▶ [TASK REQUIREMENTS] Word for word, restate every line from the one with "183 BPM: whole note duration in ms?" through the end of the records below, both included, and add nothing.

Data excerpts
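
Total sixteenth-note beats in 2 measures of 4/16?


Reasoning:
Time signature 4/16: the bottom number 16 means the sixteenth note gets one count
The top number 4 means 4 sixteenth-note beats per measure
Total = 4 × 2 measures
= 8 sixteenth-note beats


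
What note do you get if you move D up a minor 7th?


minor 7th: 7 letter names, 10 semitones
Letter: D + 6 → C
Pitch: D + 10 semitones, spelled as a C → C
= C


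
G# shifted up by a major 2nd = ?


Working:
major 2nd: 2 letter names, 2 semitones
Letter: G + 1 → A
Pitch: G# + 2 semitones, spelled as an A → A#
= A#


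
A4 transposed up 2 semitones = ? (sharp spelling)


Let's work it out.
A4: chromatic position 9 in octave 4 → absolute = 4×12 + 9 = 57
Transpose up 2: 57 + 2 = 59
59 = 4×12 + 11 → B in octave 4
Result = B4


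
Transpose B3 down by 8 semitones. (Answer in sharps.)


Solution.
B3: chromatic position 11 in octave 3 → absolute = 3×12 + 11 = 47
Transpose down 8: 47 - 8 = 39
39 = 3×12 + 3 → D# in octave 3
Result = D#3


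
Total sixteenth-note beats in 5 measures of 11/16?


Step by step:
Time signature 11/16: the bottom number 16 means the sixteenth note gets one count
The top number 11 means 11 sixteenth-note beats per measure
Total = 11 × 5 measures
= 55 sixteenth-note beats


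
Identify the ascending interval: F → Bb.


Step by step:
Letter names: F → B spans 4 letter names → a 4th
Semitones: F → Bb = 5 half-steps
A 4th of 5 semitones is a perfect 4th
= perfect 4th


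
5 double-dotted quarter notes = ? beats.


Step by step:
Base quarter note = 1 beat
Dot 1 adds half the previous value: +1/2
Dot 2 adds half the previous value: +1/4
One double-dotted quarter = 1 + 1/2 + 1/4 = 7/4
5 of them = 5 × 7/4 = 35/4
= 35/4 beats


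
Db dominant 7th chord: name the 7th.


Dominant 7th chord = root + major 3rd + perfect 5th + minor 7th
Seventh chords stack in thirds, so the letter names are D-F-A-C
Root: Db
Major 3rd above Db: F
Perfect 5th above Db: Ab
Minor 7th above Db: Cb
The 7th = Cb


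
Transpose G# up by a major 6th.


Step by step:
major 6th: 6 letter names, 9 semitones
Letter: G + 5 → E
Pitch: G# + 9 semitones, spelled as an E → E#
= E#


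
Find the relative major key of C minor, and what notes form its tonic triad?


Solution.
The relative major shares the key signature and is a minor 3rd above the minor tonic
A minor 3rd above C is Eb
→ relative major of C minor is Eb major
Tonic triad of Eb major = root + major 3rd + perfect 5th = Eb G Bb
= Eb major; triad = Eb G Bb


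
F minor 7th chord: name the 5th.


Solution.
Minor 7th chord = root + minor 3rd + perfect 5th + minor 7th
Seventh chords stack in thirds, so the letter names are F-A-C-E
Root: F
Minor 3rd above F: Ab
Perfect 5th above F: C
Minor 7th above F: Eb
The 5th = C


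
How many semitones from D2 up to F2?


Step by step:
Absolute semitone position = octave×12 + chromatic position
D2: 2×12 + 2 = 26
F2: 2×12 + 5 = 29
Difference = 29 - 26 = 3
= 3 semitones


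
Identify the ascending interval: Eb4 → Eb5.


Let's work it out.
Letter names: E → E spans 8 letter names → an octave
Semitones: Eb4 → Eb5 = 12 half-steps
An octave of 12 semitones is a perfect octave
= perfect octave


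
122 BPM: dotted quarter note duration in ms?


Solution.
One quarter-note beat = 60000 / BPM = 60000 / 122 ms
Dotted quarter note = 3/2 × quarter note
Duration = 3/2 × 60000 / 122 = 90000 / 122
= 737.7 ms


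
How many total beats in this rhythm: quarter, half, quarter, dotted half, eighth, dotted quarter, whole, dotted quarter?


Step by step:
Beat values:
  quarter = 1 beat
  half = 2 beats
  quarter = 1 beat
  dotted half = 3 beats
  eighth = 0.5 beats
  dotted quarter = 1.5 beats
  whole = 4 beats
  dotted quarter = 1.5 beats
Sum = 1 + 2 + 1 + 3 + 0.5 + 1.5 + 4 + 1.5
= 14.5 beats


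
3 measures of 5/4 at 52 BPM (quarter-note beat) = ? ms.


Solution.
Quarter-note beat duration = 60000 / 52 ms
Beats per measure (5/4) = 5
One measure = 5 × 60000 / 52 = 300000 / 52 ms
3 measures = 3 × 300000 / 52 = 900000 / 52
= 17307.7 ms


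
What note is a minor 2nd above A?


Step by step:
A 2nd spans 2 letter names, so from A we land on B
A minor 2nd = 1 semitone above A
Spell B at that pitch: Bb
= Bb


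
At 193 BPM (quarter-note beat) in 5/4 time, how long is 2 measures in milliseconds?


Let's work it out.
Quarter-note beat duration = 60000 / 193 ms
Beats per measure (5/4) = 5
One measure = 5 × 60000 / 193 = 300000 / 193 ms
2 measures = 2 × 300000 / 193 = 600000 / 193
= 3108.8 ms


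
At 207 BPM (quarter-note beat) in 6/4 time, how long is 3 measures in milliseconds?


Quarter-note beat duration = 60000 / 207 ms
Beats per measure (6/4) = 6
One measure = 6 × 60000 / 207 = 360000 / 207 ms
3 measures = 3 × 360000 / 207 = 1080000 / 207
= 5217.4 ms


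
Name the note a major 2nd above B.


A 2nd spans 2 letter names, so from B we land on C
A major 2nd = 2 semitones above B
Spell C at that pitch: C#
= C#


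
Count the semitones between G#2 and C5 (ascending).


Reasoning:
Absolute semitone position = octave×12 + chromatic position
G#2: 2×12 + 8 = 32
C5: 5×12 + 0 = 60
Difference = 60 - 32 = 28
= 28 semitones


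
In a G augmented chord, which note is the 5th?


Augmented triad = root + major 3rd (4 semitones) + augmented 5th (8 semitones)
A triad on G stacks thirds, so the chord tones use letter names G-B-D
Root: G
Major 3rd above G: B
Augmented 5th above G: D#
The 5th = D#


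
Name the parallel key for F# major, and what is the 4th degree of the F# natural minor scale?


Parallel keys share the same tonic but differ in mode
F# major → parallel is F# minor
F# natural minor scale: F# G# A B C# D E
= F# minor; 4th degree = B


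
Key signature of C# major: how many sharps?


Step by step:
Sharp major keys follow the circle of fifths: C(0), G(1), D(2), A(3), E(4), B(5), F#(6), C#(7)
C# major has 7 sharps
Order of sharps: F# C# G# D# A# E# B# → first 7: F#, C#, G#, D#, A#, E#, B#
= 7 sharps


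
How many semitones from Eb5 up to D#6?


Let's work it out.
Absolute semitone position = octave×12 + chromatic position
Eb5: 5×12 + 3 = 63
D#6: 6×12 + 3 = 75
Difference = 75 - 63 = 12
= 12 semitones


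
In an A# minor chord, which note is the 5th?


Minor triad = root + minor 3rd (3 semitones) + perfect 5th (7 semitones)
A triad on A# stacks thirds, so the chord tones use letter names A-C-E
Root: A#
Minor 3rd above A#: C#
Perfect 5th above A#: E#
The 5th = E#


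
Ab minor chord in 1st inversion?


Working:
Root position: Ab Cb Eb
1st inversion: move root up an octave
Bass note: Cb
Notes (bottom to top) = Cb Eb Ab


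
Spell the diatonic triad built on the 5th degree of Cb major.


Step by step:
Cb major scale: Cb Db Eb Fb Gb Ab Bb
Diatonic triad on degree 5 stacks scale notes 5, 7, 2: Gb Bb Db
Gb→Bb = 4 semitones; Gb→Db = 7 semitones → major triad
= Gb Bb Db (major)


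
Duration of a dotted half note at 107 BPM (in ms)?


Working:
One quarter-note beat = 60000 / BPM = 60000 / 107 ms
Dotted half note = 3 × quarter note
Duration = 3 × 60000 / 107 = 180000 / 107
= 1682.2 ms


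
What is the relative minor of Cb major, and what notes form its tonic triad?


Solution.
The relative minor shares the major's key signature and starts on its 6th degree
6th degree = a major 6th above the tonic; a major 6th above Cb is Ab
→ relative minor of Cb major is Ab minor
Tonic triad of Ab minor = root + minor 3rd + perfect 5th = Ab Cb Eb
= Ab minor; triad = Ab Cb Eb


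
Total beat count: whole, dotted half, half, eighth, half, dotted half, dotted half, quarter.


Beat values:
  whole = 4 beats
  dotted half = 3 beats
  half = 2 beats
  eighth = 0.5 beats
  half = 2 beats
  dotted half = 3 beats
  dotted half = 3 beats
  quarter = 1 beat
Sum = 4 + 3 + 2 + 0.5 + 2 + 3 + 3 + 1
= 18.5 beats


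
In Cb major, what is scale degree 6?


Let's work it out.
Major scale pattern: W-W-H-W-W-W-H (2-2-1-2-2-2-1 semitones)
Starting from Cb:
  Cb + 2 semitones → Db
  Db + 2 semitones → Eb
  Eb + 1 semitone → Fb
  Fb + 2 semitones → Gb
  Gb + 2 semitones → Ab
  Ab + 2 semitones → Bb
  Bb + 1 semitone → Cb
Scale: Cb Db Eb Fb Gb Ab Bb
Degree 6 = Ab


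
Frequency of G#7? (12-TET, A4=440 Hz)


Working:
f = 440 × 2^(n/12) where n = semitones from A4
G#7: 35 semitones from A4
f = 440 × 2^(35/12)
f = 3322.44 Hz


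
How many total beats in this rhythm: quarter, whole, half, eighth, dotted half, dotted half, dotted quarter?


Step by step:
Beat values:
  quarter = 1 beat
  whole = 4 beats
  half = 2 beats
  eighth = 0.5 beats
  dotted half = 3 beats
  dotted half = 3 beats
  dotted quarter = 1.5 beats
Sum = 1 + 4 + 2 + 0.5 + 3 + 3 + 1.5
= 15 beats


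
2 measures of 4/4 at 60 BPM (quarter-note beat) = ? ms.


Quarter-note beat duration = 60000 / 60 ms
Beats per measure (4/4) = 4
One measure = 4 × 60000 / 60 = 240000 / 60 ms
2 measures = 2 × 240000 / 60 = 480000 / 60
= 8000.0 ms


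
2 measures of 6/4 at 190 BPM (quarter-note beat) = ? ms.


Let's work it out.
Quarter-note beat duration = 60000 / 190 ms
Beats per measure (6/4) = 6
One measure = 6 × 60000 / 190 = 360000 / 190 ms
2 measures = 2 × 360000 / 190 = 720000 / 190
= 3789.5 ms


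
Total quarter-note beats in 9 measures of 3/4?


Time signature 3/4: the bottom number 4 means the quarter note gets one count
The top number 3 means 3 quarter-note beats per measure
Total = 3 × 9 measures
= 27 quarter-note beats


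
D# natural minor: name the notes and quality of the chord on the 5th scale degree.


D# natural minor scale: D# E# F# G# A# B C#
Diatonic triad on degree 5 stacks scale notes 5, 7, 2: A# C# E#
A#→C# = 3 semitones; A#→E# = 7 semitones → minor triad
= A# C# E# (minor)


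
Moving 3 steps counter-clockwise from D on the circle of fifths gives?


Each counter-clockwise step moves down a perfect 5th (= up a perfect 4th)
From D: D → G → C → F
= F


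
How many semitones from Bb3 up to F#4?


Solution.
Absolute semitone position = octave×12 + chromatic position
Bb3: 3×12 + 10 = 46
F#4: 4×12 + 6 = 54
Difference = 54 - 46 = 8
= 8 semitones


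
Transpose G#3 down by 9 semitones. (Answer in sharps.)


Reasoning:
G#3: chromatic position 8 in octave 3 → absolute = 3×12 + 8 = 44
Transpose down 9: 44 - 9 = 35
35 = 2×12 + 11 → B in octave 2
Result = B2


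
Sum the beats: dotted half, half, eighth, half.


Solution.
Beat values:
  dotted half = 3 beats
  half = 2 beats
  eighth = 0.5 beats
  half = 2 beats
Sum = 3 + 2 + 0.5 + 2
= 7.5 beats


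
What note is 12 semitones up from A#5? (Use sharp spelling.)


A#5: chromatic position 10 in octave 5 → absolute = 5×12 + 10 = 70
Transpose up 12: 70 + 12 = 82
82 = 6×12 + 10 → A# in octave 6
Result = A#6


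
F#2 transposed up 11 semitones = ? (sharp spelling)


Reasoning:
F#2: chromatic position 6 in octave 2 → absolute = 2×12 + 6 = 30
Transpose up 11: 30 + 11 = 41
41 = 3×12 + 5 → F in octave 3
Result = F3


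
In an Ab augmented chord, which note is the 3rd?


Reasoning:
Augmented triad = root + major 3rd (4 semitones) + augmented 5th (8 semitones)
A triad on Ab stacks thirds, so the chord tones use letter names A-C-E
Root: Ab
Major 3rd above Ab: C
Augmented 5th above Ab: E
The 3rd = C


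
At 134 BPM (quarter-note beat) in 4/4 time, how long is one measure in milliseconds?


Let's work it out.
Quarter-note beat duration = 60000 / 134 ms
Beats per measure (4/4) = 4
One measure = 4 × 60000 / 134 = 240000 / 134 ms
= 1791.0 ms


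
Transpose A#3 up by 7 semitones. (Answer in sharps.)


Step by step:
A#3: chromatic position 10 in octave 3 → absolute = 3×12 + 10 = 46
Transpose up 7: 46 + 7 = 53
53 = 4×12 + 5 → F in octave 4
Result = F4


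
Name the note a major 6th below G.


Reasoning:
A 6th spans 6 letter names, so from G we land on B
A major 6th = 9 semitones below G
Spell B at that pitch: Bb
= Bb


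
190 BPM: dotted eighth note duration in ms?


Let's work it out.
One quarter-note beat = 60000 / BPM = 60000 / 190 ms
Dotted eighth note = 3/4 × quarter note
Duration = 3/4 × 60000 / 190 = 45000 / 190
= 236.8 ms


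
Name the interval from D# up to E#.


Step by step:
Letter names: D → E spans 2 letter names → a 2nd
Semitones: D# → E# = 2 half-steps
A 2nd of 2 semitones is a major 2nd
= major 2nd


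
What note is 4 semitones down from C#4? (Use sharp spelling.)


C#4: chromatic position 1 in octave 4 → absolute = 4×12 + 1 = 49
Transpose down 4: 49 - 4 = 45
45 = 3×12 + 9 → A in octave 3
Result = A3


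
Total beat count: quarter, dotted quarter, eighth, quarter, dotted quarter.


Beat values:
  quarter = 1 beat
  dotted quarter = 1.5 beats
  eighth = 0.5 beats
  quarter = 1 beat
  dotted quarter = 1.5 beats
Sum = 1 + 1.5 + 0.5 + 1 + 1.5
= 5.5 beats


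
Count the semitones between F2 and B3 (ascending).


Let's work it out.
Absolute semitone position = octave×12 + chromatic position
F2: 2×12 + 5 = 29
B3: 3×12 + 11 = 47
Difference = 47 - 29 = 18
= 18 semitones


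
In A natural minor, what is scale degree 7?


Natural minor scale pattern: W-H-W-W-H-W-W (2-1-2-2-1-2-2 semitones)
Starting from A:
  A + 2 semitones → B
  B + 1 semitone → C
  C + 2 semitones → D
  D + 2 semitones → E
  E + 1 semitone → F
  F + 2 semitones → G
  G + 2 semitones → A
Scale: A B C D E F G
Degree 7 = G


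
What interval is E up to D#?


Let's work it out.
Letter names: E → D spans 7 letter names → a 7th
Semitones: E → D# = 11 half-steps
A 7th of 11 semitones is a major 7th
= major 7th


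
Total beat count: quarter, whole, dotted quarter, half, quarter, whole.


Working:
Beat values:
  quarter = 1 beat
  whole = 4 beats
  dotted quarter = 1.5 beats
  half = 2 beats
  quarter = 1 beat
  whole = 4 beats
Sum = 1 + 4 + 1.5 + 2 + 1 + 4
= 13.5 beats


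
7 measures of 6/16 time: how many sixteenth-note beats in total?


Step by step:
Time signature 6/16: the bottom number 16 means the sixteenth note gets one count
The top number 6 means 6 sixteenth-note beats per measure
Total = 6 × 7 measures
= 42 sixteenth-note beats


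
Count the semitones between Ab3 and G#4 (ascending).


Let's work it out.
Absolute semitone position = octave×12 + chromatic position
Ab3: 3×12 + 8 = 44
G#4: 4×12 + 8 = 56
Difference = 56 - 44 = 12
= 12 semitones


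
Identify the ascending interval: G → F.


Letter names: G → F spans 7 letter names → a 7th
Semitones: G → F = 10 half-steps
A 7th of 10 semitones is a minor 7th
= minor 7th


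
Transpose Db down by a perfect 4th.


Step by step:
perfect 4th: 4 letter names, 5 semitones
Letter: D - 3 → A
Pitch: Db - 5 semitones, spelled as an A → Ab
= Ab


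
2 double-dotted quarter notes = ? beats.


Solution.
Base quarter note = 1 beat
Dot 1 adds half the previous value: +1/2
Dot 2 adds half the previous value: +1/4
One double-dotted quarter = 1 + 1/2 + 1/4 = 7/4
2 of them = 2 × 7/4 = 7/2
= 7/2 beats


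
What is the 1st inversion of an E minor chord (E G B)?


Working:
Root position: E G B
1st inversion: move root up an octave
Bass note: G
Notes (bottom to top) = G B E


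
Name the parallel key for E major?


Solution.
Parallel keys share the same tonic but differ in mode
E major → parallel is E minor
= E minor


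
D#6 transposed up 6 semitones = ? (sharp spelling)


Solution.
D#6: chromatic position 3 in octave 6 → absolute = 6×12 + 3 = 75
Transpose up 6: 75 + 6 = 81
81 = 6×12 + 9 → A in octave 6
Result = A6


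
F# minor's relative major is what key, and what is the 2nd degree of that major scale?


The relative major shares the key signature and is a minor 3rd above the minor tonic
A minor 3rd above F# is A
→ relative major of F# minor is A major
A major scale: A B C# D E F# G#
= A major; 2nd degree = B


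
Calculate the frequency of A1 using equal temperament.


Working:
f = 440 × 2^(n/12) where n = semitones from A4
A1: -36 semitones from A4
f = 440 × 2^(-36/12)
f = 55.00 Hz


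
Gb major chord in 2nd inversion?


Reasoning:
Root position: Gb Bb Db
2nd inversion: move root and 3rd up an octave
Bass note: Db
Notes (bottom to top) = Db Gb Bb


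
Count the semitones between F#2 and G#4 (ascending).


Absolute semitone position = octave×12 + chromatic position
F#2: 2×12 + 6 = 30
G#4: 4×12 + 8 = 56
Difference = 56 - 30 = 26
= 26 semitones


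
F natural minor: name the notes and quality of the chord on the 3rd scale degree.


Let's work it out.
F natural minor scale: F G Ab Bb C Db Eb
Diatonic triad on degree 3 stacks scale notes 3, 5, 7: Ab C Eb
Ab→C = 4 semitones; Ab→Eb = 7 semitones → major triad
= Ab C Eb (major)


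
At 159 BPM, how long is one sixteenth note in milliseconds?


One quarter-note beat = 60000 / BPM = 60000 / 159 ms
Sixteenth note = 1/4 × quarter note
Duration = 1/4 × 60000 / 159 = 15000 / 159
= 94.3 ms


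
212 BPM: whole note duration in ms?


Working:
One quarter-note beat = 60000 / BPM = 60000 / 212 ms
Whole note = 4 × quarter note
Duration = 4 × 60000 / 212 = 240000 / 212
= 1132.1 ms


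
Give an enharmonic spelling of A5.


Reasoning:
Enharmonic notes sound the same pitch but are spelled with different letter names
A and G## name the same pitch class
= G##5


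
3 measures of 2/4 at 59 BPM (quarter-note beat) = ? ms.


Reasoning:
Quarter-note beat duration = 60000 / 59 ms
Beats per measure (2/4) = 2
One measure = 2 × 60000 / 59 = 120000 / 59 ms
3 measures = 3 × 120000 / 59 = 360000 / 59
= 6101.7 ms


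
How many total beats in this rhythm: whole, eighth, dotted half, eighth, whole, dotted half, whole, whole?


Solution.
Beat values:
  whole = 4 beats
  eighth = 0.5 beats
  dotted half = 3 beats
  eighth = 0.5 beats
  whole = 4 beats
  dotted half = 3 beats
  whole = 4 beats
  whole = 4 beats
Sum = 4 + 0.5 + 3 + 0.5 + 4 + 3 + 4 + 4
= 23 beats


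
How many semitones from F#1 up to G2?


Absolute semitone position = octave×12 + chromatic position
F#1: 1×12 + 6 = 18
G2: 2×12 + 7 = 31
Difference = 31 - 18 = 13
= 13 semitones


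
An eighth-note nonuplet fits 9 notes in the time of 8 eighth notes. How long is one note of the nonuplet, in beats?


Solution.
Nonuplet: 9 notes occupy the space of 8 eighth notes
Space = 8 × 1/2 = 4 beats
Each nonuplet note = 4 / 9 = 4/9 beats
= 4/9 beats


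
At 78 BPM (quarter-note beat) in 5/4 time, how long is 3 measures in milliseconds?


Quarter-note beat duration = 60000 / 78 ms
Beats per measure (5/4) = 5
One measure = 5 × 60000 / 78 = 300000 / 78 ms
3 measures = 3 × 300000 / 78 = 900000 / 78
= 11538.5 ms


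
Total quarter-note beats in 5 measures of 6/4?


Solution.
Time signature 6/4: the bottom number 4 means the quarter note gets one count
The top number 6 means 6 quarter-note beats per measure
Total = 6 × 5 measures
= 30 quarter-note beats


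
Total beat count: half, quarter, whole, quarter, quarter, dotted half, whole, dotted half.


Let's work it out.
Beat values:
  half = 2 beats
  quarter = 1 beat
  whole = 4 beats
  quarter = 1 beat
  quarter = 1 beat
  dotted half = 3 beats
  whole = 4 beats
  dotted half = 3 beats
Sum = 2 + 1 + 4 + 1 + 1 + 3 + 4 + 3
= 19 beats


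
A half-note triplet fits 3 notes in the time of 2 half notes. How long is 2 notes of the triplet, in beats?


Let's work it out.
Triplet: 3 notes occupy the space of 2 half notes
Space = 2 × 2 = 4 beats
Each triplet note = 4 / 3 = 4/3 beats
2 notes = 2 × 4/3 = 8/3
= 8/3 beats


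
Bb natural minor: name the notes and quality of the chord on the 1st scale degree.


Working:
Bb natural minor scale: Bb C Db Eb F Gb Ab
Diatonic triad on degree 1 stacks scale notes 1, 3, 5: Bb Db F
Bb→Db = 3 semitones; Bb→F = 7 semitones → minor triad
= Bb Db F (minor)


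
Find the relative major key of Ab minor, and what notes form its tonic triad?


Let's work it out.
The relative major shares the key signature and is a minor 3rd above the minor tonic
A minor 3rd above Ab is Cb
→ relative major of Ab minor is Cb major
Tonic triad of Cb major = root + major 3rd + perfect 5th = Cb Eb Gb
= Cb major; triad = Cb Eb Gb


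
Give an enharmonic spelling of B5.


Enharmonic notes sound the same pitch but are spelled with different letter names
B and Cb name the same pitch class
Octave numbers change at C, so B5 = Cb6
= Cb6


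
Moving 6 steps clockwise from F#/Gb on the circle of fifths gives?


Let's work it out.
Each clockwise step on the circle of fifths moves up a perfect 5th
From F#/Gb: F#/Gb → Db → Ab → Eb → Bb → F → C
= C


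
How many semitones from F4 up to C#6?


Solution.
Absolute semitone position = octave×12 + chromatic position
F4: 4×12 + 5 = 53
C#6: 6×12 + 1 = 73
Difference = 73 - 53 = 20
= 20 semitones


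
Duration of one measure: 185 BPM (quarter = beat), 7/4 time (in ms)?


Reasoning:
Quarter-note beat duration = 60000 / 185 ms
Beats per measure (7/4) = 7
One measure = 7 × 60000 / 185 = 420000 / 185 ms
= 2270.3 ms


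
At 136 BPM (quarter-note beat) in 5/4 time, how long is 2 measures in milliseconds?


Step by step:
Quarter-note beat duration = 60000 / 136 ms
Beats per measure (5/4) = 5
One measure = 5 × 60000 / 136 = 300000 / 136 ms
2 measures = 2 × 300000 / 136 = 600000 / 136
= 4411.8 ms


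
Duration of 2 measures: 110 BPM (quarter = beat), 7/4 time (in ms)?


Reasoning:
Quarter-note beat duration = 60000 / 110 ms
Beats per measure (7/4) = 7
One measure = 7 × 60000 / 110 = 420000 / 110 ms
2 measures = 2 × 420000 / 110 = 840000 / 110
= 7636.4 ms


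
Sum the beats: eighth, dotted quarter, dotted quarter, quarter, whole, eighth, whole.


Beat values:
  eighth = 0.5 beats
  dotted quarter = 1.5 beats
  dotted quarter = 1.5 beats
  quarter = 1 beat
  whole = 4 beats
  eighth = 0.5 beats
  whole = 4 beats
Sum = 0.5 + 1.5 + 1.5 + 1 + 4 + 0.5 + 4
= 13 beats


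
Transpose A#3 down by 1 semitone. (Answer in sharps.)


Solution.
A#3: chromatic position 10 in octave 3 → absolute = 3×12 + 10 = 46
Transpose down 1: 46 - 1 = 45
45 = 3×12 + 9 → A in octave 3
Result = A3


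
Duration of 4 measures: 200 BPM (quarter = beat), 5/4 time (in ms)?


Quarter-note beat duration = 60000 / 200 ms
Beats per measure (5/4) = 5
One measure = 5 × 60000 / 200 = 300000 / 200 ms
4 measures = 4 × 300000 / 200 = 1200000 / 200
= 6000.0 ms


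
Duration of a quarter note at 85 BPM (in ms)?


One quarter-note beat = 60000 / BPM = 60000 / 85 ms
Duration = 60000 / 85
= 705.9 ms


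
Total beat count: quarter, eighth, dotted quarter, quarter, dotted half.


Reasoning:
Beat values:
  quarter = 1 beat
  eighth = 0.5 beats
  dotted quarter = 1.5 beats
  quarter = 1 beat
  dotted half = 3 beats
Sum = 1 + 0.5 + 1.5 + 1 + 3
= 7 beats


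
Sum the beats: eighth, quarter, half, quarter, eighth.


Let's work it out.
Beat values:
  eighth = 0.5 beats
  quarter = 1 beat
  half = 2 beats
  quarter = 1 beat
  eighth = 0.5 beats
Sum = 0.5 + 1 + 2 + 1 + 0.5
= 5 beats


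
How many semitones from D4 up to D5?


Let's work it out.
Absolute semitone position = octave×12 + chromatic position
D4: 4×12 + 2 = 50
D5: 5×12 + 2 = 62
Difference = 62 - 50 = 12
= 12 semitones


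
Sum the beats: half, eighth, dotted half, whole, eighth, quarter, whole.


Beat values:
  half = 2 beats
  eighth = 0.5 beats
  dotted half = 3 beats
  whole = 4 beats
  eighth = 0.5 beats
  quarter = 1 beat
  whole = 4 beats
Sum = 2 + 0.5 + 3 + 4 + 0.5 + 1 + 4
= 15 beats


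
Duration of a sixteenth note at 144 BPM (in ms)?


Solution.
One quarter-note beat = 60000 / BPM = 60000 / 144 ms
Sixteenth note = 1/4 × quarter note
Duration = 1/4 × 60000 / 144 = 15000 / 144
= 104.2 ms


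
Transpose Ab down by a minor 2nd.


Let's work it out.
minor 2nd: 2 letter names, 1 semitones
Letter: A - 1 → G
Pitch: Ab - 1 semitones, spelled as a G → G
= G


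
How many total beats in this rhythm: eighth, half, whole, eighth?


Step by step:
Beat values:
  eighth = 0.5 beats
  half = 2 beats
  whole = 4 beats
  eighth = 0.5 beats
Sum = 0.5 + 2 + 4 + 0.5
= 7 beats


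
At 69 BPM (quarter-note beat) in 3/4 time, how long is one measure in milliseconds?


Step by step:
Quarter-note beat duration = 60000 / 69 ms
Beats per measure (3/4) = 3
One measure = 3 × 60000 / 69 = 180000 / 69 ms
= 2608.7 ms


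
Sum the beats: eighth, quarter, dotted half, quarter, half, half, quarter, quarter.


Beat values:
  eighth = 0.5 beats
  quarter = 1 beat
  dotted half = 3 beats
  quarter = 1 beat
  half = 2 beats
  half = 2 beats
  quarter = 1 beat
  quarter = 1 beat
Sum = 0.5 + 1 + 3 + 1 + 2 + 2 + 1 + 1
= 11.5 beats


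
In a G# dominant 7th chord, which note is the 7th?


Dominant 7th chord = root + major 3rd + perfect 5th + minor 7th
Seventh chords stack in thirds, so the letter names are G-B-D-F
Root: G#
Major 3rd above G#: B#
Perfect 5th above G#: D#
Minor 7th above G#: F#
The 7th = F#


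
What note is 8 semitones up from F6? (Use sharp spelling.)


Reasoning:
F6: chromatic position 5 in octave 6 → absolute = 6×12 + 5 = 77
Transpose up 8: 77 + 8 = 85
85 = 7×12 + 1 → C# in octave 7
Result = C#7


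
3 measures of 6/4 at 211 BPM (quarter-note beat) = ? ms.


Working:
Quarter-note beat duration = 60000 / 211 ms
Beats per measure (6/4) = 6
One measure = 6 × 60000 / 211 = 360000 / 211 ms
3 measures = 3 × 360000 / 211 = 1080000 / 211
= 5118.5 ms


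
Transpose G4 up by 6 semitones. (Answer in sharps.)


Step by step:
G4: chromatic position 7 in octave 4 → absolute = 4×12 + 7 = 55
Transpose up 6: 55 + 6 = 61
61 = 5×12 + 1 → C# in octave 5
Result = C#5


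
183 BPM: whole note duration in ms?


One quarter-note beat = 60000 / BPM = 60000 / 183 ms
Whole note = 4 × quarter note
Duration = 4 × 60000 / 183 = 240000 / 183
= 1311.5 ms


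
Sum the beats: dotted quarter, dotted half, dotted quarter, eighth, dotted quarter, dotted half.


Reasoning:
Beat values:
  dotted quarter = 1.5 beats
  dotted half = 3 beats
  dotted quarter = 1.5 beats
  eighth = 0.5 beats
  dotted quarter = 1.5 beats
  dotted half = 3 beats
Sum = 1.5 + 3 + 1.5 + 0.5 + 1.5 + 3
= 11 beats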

▶ [YOUR RESPONSE]
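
183 BPM: whole note duration in ms?


One quarter-note beat = 60000 / BPM = 60000 / 183 ms
Whole note = 4 × quarter note
Duration = 4 × 60000 / 183 = 240000 / 183
= 1311.5 ms


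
Sum the beats: dotted quarter, dotted half, dotted quarter, eighth, dotted quarter, dotted half.


Reasoning:
Beat values:
  dotted quarter = 1.5 beats
  dotted half = 3 beats
  dotted quarter = 1.5 beats
  eighth = 0.5 beats
  dotted quarter = 1.5 beats
  dotted half = 3 beats
Sum = 1.5 + 3 + 1.5 + 0.5 + 1.5 + 3
= 11 beats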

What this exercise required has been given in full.